* [PROBLEM]:
Each line from the one containing "Theta -> Eta: [A900Y]" through the last line of the entries below is to be transcribed exactly. Nothing else belongs in the reply.

* [RECORDS TO USE]:

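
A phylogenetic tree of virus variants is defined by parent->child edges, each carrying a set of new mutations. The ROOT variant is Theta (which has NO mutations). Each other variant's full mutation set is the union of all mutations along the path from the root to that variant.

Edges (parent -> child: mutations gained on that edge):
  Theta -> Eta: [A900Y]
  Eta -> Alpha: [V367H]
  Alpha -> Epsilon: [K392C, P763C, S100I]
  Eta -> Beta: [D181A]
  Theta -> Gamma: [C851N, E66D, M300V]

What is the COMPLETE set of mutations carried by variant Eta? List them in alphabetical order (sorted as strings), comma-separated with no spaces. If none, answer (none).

Answer: A900Y

Derivation:
At Theta: gained [] -> total []
At Eta: gained ['A900Y'] -> total ['A900Y']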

* [RESPONSE TO THIS TASK]:
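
  Theta -> Eta: [A900Y]
  Eta -> Alpha: [V367H]
  Alpha -> Epsilon: [K392C, P763C, S100I]
  Eta -> Beta: [D181A]
  Theta -> Gamma: [C851N, E66D, M300V]

What is the COMPLETE set of mutations carried by variant Eta? List them in alphabetical order (sorted as strings), comma-separated with no spaces. If none, answer (none).

Answer: A900Y

Derivation:
At Theta: gained [] -> total []
At Eta: gained ['A900Y'] -> total ['A900Y']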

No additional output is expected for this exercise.